+++ Data +++
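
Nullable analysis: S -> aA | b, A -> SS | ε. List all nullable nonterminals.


A nonterminal is nullable iff some alternative derives ε (directly, or every symbol in it is nullable)
Nullable: {A}


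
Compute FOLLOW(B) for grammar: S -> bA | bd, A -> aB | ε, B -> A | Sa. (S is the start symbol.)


$ ∈ FOLLOW(S). For each A -> αBβ: add FIRST(β)\{ε} to FOLLOW(B); if β nullable, add FOLLOW(A).
FOLLOW(B) = {$, a}


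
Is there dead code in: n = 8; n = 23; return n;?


first assignment to n is overwritten before any read
Dead: 'n = 8'


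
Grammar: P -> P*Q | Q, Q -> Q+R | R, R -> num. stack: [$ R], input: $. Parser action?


'R' (not preceded by Q+) is the handle for Q -> R
Action: reduce (Q -> R)


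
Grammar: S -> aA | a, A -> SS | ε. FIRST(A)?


Per alternative of A: FIRST(SS) = {a}; FIRST(ε) = {ε}
FIRST(A) = {a, ε}


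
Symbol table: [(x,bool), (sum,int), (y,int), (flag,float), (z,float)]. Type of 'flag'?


Lookup 'flag' → type float


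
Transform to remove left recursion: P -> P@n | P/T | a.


Left-recursive alternatives: P@n, P/T; non-recursive: a
Introduce P': P -> aP', P' -> @nP' | /TP' | ε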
+++
(What to do): From the line containing "Type of 'flag'?" to the last line of the data above, copy each line exactly and add nothing.

(Solution below):
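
Symbol table: [(x,bool), (sum,int), (y,int), (flag,float), (z,float)]. Type of 'flag'?


Lookup 'flag' → type float


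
Transform to remove left recursion: P -> P@n | P/T | a.


Left-recursive alternatives: P@n, P/T; non-recursive: a
Introduce P': P -> aP', P' -> @nP' | /TP' | ε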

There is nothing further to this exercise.